Requirement - Some of the lines below need repeating. Reproduce exactly those between the lines holding "A diagnostics lab" and "13,000 or more: £30.27 each", inclusive.

Information provided -
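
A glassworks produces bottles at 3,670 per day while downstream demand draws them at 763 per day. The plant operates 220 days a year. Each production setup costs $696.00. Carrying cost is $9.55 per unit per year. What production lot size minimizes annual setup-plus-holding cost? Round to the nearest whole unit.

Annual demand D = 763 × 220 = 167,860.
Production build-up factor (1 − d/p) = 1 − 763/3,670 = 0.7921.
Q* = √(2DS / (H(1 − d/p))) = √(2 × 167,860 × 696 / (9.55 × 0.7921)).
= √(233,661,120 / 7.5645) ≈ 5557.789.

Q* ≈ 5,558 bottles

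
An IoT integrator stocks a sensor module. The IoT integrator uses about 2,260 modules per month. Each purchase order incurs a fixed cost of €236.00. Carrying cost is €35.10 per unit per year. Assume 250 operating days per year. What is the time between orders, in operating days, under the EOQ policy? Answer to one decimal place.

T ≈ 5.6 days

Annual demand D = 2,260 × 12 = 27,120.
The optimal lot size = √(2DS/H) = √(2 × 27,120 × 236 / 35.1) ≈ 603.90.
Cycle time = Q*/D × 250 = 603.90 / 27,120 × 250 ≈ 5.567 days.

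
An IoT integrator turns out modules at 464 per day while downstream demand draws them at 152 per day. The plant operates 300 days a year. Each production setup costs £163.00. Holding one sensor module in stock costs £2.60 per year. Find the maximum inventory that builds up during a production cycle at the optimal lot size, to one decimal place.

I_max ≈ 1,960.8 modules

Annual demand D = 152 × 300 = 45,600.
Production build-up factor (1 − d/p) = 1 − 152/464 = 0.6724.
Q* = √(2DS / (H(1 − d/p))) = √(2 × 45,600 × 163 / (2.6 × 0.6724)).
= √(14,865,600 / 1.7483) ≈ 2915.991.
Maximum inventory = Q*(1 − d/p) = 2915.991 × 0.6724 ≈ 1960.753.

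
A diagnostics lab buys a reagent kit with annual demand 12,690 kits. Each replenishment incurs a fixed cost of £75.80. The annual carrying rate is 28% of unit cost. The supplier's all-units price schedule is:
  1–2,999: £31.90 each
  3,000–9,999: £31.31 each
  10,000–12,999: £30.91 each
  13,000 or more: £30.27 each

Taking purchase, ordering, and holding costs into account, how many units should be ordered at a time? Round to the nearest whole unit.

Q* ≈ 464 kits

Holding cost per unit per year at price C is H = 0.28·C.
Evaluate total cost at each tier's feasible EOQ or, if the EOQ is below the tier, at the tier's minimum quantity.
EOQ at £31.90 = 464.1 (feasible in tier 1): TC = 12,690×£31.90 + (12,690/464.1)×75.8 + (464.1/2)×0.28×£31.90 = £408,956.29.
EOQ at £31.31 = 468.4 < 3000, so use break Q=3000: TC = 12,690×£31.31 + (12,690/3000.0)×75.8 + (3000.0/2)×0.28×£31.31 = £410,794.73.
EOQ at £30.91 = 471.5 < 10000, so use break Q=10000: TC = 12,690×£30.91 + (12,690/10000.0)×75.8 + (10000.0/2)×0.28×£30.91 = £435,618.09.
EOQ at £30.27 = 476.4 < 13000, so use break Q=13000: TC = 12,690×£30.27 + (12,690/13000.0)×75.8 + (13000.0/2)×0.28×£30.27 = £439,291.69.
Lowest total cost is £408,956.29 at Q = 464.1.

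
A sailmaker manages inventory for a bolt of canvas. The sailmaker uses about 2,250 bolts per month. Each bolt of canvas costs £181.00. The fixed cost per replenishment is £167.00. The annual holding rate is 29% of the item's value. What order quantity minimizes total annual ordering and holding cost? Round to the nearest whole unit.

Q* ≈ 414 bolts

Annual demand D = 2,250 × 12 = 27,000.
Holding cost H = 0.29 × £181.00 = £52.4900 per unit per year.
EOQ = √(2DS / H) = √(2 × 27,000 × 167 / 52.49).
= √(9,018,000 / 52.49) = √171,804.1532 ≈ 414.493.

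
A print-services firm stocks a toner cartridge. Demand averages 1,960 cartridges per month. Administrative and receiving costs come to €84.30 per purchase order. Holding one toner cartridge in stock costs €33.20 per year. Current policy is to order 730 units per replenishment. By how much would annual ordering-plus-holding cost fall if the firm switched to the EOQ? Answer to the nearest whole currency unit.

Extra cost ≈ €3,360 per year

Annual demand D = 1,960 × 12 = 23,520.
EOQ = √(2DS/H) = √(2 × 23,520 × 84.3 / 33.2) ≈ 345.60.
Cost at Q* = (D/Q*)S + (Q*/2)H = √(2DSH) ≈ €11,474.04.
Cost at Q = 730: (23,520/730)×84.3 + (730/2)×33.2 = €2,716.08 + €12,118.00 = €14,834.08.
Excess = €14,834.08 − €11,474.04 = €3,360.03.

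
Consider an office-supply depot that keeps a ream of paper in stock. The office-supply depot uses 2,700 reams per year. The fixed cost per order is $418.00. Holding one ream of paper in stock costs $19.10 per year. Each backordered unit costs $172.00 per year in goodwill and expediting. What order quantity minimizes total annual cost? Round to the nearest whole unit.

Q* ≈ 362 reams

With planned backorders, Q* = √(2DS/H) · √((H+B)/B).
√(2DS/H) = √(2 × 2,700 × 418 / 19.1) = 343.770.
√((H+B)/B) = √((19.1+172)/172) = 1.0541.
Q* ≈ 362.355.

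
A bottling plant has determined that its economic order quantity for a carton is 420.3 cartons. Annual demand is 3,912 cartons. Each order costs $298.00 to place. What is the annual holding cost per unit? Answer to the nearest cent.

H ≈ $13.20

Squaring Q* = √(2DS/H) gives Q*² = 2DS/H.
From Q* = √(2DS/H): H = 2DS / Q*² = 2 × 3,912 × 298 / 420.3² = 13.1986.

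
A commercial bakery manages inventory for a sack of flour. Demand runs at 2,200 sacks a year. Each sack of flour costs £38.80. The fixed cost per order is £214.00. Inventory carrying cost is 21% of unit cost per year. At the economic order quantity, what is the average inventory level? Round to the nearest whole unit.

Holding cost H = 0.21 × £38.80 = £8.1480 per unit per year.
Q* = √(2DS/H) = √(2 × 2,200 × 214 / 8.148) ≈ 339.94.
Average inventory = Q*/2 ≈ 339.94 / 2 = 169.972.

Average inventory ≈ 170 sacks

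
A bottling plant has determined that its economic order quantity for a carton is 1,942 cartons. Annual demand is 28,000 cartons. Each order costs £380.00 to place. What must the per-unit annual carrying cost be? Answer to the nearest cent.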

...

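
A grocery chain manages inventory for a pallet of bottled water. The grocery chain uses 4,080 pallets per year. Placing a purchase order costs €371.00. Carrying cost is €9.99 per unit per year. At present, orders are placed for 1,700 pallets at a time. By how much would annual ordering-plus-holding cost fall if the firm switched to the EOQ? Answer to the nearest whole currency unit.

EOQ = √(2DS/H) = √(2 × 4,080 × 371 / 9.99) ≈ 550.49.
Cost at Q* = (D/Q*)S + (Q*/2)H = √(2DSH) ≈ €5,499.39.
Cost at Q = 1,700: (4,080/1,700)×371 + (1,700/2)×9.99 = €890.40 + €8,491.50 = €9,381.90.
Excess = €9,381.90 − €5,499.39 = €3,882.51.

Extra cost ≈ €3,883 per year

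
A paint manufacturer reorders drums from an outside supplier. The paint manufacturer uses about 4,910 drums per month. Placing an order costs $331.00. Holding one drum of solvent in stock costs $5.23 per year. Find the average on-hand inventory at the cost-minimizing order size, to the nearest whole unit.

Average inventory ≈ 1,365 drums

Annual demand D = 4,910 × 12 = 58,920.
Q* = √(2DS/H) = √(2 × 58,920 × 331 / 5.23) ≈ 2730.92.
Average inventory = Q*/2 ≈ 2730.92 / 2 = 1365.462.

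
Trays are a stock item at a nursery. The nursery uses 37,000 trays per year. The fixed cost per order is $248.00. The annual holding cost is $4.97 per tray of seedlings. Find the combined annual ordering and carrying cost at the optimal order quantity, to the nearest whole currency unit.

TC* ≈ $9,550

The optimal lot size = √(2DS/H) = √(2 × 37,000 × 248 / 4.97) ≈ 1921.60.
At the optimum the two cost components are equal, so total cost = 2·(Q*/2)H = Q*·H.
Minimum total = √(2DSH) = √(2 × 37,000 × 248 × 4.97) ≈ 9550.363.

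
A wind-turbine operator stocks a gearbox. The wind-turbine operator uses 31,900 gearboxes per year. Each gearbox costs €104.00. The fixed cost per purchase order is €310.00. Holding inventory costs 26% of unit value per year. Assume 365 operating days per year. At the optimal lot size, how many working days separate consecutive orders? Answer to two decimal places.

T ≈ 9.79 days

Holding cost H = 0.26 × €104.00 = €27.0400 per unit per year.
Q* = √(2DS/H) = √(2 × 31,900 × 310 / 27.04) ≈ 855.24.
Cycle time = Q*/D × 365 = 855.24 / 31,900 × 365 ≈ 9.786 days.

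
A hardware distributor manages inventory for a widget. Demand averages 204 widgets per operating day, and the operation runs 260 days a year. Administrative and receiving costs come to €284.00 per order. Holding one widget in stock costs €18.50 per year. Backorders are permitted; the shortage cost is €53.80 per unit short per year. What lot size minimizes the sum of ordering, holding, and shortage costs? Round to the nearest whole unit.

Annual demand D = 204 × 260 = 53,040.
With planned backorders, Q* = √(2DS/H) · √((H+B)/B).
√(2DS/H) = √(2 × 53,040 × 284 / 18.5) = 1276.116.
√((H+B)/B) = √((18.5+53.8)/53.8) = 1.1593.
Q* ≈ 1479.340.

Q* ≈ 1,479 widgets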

Answer box -
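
A diagnostics lab buys a reagent kit with annual demand 12,690 kits. Each replenishment incurs a fixed cost of £75.80. The annual carrying rate is 28% of unit cost. The supplier's all-units price schedule is:
  1–2,999: £31.90 each
  3,000–9,999: £31.31 each
  10,000–12,999: £30.91 each
  13,000 or more: £30.27 each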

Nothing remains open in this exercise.